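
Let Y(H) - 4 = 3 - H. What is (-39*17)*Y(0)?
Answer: -4641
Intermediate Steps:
Y(H) = 7 - H (Y(H) = 4 + (3 - H) = 7 - H)
(-39*17)*Y(0) = (-39*17)*(7 - 1*0) = -663*(7 + 0) = -663*7 = -4641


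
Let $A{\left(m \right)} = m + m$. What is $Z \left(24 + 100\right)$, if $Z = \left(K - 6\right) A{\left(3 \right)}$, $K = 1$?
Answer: $-3720$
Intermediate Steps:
$A{\left(m \right)} = 2 m$
$Z = -30$ ($Z = \left(1 - 6\right) 2 \cdot 3 = \left(-5\right) 6 = -30$)
$Z \left(24 + 100\right) = - 30 \left(24 + 100\right) = \left(-30\right) 124 = -3720$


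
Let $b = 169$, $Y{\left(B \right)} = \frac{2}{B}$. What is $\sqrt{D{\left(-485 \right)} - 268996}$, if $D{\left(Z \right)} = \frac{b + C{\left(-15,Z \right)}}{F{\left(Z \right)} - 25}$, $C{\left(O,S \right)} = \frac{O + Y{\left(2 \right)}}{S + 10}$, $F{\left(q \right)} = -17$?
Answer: $\frac{i \sqrt{475834143358}}{1330} \approx 518.65 i$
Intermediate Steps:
$C{\left(O,S \right)} = \frac{1 + O}{10 + S}$ ($C{\left(O,S \right)} = \frac{O + \frac{2}{2}}{S + 10} = \frac{O + 2 \cdot \frac{1}{2}}{10 + S} = \frac{O + 1}{10 + S} = \frac{1 + O}{10 + S}$)
$D{\left(Z \right)} = - \frac{169}{42} + \frac{1}{3 \left(10 + Z\right)}$ ($D{\left(Z \right)} = \frac{169 + \frac{1 - 15}{10 + Z}}{-17 - 25} = \frac{169 + \frac{1}{10 + Z} \left(-14\right)}{-42} = \left(169 - \frac{14}{10 + Z}\right) \left(- \frac{1}{42}\right) = - \frac{169}{42} + \frac{1}{3 \left(10 + Z\right)}$)
$\sqrt{D{\left(-485 \right)} - 268996} = \sqrt{\frac{-1676 - -81965}{42 \left(10 - 485\right)} - 268996} = \sqrt{\frac{-1676 + 81965}{42 \left(-475\right)} - 268996} = \sqrt{\frac{1}{42} \left(- \frac{1}{475}\right) 80289 - 268996} = \sqrt{- \frac{26763}{6650} - 268996} = \sqrt{- \frac{1788850163}{6650}} = \frac{i \sqrt{475834143358}}{1330}$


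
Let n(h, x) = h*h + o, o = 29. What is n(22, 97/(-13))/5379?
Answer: 171/1793 ≈ 0.095371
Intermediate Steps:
n(h, x) = 29 + h² (n(h, x) = h*h + 29 = h² + 29 = 29 + h²)
n(22, 97/(-13))/5379 = (29 + 22²)/5379 = (29 + 484)*(1/5379) = 513*(1/5379) = 171/1793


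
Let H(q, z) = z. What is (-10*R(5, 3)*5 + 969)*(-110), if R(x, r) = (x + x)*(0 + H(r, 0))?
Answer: -106590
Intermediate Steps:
R(x, r) = 0 (R(x, r) = (x + x)*(0 + 0) = (2*x)*0 = 0)
(-10*R(5, 3)*5 + 969)*(-110) = (-10*0*5 + 969)*(-110) = (0*5 + 969)*(-110) = (0 + 969)*(-110) = 969*(-110) = -106590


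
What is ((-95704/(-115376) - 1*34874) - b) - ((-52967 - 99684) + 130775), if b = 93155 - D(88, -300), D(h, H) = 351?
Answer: -1525864481/14422 ≈ -1.0580e+5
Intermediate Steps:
b = 92804 (b = 93155 - 1*351 = 93155 - 351 = 92804)
((-95704/(-115376) - 1*34874) - b) - ((-52967 - 99684) + 130775) = ((-95704/(-115376) - 1*34874) - 1*92804) - ((-52967 - 99684) + 130775) = ((-95704*(-1/115376) - 34874) - 92804) - (-152651 + 130775) = ((11963/14422 - 34874) - 92804) - 1*(-21876) = (-502940865/14422 - 92804) + 21876 = -1841360153/14422 + 21876 = -1525864481/14422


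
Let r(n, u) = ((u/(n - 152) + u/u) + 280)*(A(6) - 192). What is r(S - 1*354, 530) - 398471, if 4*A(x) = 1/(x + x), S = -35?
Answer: -3914494831/8656 ≈ -4.5223e+5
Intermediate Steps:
A(x) = 1/(8*x) (A(x) = 1/(4*(x + x)) = 1/(4*((2*x))) = (1/(2*x))/4 = 1/(8*x))
r(n, u) = -2589415/48 - 9215*u/(48*(-152 + n)) (r(n, u) = ((u/(n - 152) + u/u) + 280)*((1/8)/6 - 192) = ((u/(-152 + n) + 1) + 280)*((1/8)*(1/6) - 192) = ((1 + u/(-152 + n)) + 280)*(1/48 - 192) = (281 + u/(-152 + n))*(-9215/48) = -2589415/48 - 9215*u/(48*(-152 + n)))
r(S - 1*354, 530) - 398471 = 9215*(42712 - 1*530 - 281*(-35 - 1*354))/(48*(-152 + (-35 - 1*354))) - 398471 = 9215*(42712 - 530 - 281*(-35 - 354))/(48*(-152 + (-35 - 354))) - 398471 = 9215*(42712 - 530 - 281*(-389))/(48*(-152 - 389)) - 398471 = (9215/48)*(42712 - 530 + 109309)/(-541) - 398471 = (9215/48)*(-1/541)*151491 - 398471 = -465329855/8656 - 398471 = -3914494831/8656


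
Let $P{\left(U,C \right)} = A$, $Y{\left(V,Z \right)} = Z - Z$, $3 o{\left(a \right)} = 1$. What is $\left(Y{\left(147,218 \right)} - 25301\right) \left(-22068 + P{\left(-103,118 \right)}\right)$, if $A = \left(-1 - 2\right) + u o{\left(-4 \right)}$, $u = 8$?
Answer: $\frac{1675052705}{3} \approx 5.5835 \cdot 10^{8}$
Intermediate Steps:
$o{\left(a \right)} = \frac{1}{3}$ ($o{\left(a \right)} = \frac{1}{3} \cdot 1 = \frac{1}{3}$)
$Y{\left(V,Z \right)} = 0$
$A = - \frac{1}{3}$ ($A = \left(-1 - 2\right) + 8 \cdot \frac{1}{3} = -3 + \frac{8}{3} = - \frac{1}{3} \approx -0.33333$)
$P{\left(U,C \right)} = - \frac{1}{3}$
$\left(Y{\left(147,218 \right)} - 25301\right) \left(-22068 + P{\left(-103,118 \right)}\right) = \left(0 - 25301\right) \left(-22068 - \frac{1}{3}\right) = \left(-25301\right) \left(- \frac{66205}{3}\right) = \frac{1675052705}{3}$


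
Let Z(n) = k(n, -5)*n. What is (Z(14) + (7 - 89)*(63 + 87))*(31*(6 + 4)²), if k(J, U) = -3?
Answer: -38260200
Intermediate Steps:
Z(n) = -3*n
(Z(14) + (7 - 89)*(63 + 87))*(31*(6 + 4)²) = (-3*14 + (7 - 89)*(63 + 87))*(31*(6 + 4)²) = (-42 - 82*150)*(31*10²) = (-42 - 12300)*(31*100) = -12342*3100 = -38260200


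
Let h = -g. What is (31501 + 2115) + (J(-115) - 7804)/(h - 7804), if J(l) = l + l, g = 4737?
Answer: 421586290/12541 ≈ 33617.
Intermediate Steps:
J(l) = 2*l
h = -4737 (h = -1*4737 = -4737)
(31501 + 2115) + (J(-115) - 7804)/(h - 7804) = (31501 + 2115) + (2*(-115) - 7804)/(-4737 - 7804) = 33616 + (-230 - 7804)/(-12541) = 33616 - 8034*(-1/12541) = 33616 + 8034/12541 = 421586290/12541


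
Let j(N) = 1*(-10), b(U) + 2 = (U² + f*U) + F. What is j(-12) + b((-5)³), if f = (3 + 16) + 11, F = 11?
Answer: 11874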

● Exercise aim
Every entry is to be repeated exactly as it stands.

● Solution for this exercise
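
Let Y(H) - 4 = 3 - H. What is (-39*17)*Y(0)?
Answer: -4641
Intermediate Steps:
Y(H) = 7 - H (Y(H) = 4 + (3 - H) = 7 - H)
(-39*17)*Y(0) = (-39*17)*(7 - 1*0) = -663*(7 + 0) = -663*7 = -4641


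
Let $A{\left(m \right)} = m + m$. What is $Z \left(24 + 100\right)$, if $Z = \left(K - 6\right) A{\left(3 \right)}$, $K = 1$?
Answer: $-3720$
Intermediate Steps:
$A{\left(m \right)} = 2 m$
$Z = -30$ ($Z = \left(1 - 6\right) 2 \cdot 3 = \left(-5\right) 6 = -30$)
$Z \left(24 + 100\right) = - 30 \left(24 + 100\right) = \left(-30\right) 124 = -3720$


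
Let $b = 169$, $Y{\left(B \right)} = \frac{2}{B}$. What is $\sqrt{D{\left(-485 \right)} - 268996}$, if $D{\left(Z \right)} = \frac{b + C{\left(-15,Z \right)}}{F{\left(Z \right)} - 25}$, $C{\left(O,S \right)} = \frac{O + Y{\left(2 \right)}}{S + 10}$, $F{\left(q \right)} = -17$?
Answer: $\frac{i \sqrt{475834143358}}{1330} \approx 518.65 i$
Intermediate Steps:
$C{\left(O,S \right)} = \frac{1 + O}{10 + S}$ ($C{\left(O,S \right)} = \frac{O + \frac{2}{2}}{S + 10} = \frac{O + 2 \cdot \frac{1}{2}}{10 + S} = \frac{O + 1}{10 + S} = \frac{1 + O}{10 + S}$)
$D{\left(Z \right)} = - \frac{169}{42} + \frac{1}{3 \left(10 + Z\right)}$ ($D{\left(Z \right)} = \frac{169 + \frac{1 - 15}{10 + Z}}{-17 - 25} = \frac{169 + \frac{1}{10 + Z} \left(-14\right)}{-42} = \left(169 - \frac{14}{10 + Z}\right) \left(- \frac{1}{42}\right) = - \frac{169}{42} + \frac{1}{3 \left(10 + Z\right)}$)
$\sqrt{D{\left(-485 \right)} - 268996} = \sqrt{\frac{-1676 - -81965}{42 \left(10 - 485\right)} - 268996} = \sqrt{\frac{-1676 + 81965}{42 \left(-475\right)} - 268996} = \sqrt{\frac{1}{42} \left(- \frac{1}{475}\right) 80289 - 268996} = \sqrt{- \frac{26763}{6650} - 268996} = \sqrt{- \frac{1788850163}{6650}} = \frac{i \sqrt{475834143358}}{1330}$


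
Let n(h, x) = h*h + o, o = 29. What is n(22, 97/(-13))/5379?
Answer: 171/1793 ≈ 0.095371
Intermediate Steps:
n(h, x) = 29 + h² (n(h, x) = h*h + 29 = h² + 29 = 29 + h²)
n(22, 97/(-13))/5379 = (29 + 22²)/5379 = (29 + 484)*(1/5379) = 513*(1/5379) = 171/1793


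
Let H(q, z) = z. What is (-10*R(5, 3)*5 + 969)*(-110), if R(x, r) = (x + x)*(0 + H(r, 0))?
Answer: -106590
Intermediate Steps:
R(x, r) = 0 (R(x, r) = (x + x)*(0 + 0) = (2*x)*0 = 0)
(-10*R(5, 3)*5 + 969)*(-110) = (-10*0*5 + 969)*(-110) = (0*5 + 969)*(-110) = (0 + 969)*(-110) = 969*(-110) = -106590


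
What is ((-95704/(-115376) - 1*34874) - b) - ((-52967 - 99684) + 130775), if b = 93155 - D(88, -300), D(h, H) = 351?
Answer: -1525864481/14422 ≈ -1.0580e+5
Intermediate Steps:
b = 92804 (b = 93155 - 1*351 = 93155 - 351 = 92804)
((-95704/(-115376) - 1*34874) - b) - ((-52967 - 99684) + 130775) = ((-95704/(-115376) - 1*34874) - 1*92804) - ((-52967 - 99684) + 130775) = ((-95704*(-1/115376) - 34874) - 92804) - (-152651 + 130775) = ((11963/14422 - 34874) - 92804) - 1*(-21876) = (-502940865/14422 - 92804) + 21876 = -1841360153/14422 + 21876 = -1525864481/14422


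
Let r(n, u) = ((u/(n - 152) + u/u) + 280)*(A(6) - 192). What is r(S - 1*354, 530) - 398471, if 4*A(x) = 1/(x + x), S = -35?
Answer: -3914494831/8656 ≈ -4.5223e+5
Intermediate Steps:
A(x) = 1/(8*x) (A(x) = 1/(4*(x + x)) = 1/(4*((2*x))) = (1/(2*x))/4 = 1/(8*x))
r(n, u) = -2589415/48 - 9215*u/(48*(-152 + n)) (r(n, u) = ((u/(n - 152) + u/u) + 280)*((1/8)/6 - 192) = ((u/(-152 + n) + 1) + 280)*((1/8)*(1/6) - 192) = ((1 + u/(-152 + n)) + 280)*(1/48 - 192) = (281 + u/(-152 + n))*(-9215/48) = -2589415/48 - 9215*u/(48*(-152 + n)))
r(S - 1*354, 530) - 398471 = 9215*(42712 - 1*530 - 281*(-35 - 1*354))/(48*(-152 + (-35 - 1*354))) - 398471 = 9215*(42712 - 530 - 281*(-35 - 354))/(48*(-152 + (-35 - 354))) - 398471 = 9215*(42712 - 530 - 281*(-389))/(48*(-152 - 389)) - 398471 = (9215/48)*(42712 - 530 + 109309)/(-541) - 398471 = (9215/48)*(-1/541)*151491 - 398471 = -465329855/8656 - 398471 = -3914494831/8656


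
Let $P{\left(U,C \right)} = A$, $Y{\left(V,Z \right)} = Z - Z$, $3 o{\left(a \right)} = 1$. What is $\left(Y{\left(147,218 \right)} - 25301\right) \left(-22068 + P{\left(-103,118 \right)}\right)$, if $A = \left(-1 - 2\right) + u o{\left(-4 \right)}$, $u = 8$?
Answer: $\frac{1675052705}{3} \approx 5.5835 \cdot 10^{8}$
Intermediate Steps:
$o{\left(a \right)} = \frac{1}{3}$ ($o{\left(a \right)} = \frac{1}{3} \cdot 1 = \frac{1}{3}$)
$Y{\left(V,Z \right)} = 0$
$A = - \frac{1}{3}$ ($A = \left(-1 - 2\right) + 8 \cdot \frac{1}{3} = -3 + \frac{8}{3} = - \frac{1}{3} \approx -0.33333$)
$P{\left(U,C \right)} = - \frac{1}{3}$
$\left(Y{\left(147,218 \right)} - 25301\right) \left(-22068 + P{\left(-103,118 \right)}\right) = \left(0 - 25301\right) \left(-22068 - \frac{1}{3}\right) = \left(-25301\right) \left(- \frac{66205}{3}\right) = \frac{1675052705}{3}$


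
Let Z(n) = k(n, -5)*n. What is (Z(14) + (7 - 89)*(63 + 87))*(31*(6 + 4)²), if k(J, U) = -3?
Answer: -38260200
Intermediate Steps:
Z(n) = -3*n
(Z(14) + (7 - 89)*(63 + 87))*(31*(6 + 4)²) = (-3*14 + (7 - 89)*(63 + 87))*(31*(6 + 4)²) = (-42 - 82*150)*(31*10²) = (-42 - 12300)*(31*100) = -12342*3100 = -38260200


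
Let h = -g. What is (31501 + 2115) + (J(-115) - 7804)/(h - 7804), if J(l) = l + l, g = 4737?
Answer: 421586290/12541 ≈ 33617.
Intermediate Steps:
J(l) = 2*l
h = -4737 (h = -1*4737 = -4737)
(31501 + 2115) + (J(-115) - 7804)/(h - 7804) = (31501 + 2115) + (2*(-115) - 7804)/(-4737 - 7804) = 33616 + (-230 - 7804)/(-12541) = 33616 - 8034*(-1/12541) = 33616 + 8034/12541 = 421586290/12541


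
Let j(N) = 1*(-10), b(U) + 2 = (U² + f*U) + F. What is j(-12) + b((-5)³), if f = (3 + 16) + 11, F = 11?
Answer: 11874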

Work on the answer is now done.